GIVEN RECORDS
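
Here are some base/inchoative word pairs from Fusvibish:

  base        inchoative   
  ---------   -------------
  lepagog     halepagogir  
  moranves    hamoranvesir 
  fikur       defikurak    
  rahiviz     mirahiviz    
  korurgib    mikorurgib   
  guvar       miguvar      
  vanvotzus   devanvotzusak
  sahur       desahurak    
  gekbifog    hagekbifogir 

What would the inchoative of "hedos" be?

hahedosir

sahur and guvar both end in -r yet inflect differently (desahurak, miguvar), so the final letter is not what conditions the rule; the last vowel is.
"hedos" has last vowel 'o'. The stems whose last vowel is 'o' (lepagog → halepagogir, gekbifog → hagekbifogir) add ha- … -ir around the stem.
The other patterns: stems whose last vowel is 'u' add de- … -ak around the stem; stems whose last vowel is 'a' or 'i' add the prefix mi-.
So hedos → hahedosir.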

...

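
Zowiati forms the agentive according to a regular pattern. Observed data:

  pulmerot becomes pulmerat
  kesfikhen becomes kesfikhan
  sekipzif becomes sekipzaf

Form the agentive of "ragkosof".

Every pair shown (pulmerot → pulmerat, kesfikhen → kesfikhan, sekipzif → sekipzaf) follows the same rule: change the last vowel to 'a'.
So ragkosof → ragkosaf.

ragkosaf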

---

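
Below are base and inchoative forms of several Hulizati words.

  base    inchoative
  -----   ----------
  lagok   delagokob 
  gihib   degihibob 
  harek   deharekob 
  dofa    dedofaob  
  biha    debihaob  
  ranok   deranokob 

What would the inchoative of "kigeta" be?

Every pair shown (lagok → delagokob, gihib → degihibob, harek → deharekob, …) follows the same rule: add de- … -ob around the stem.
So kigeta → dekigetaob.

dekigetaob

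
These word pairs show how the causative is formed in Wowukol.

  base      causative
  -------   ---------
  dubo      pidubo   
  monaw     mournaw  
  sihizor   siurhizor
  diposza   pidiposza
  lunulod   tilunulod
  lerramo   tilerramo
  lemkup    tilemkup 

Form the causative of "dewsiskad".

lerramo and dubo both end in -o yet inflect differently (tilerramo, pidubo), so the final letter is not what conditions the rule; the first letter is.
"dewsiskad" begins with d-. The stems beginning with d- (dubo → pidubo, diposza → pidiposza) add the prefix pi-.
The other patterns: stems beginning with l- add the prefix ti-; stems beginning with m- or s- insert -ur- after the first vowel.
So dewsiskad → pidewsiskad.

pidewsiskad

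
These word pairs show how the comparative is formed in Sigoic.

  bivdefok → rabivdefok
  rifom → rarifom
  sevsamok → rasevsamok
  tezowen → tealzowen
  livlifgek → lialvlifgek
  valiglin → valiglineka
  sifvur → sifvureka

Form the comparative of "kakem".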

YOUR ASSIGNMENT
Work through the data and count each line holding the string "comparative". Give only that count.

ANSWER BELOW
2